**WHAT YOU HAVE TO DO**
Hand back each record exactly as you find it.
___ DATA UNDER STUDY ___
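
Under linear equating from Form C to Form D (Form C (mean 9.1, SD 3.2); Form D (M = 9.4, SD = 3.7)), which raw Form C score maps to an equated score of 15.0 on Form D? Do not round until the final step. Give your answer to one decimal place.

Invert y = (SD_Y/SD_X)(x − M_X) + M_Y:
x = (SD_X/SD_Y)(y − M_Y) + M_X = (3.2/3.7)(15.0 − 9.4) + 9.1
x = 0.864865 × 5.600 + 9.1 = 13.9

13.9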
___
**SOLUTION TO THIS EXERCISE**
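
Under linear equating from Form C to Form D (Form C (mean 9.1, SD 3.2); Form D (M = 9.4, SD = 3.7)), which raw Form C score maps to an equated score of 15.0 on Form D? Do not round until the final step. Give your answer to one decimal place.

Invert y = (SD_Y/SD_X)(x − M_X) + M_Y:
x = (SD_X/SD_Y)(y − M_Y) + M_X = (3.2/3.7)(15.0 − 9.4) + 9.1
x = 0.864865 × 5.600 + 9.1 = 13.9

13.9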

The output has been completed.